## Records contained in a dataset
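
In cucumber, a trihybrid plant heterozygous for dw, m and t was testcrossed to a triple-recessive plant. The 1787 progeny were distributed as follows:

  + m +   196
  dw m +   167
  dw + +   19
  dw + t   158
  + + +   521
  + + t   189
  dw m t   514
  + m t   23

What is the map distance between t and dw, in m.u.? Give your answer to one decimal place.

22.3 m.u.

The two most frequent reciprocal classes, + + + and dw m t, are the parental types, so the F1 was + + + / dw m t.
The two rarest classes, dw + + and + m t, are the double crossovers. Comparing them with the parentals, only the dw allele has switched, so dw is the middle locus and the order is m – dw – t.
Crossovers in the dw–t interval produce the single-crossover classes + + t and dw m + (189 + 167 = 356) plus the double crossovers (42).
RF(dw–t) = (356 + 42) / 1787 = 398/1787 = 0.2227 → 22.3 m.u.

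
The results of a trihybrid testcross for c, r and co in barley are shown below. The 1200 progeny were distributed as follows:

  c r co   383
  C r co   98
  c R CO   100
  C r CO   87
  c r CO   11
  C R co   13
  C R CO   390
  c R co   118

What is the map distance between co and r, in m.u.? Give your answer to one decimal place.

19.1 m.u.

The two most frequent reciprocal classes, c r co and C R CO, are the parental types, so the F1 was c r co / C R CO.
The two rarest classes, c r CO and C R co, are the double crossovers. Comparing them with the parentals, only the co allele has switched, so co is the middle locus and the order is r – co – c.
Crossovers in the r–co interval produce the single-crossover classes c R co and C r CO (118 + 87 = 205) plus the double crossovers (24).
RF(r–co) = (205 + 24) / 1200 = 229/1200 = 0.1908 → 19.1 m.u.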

## WHAT YOU HAVE TO DO
Count, in the records above, the lines that include "trihybrid", and give the number with nothing added.

## ANSWER
2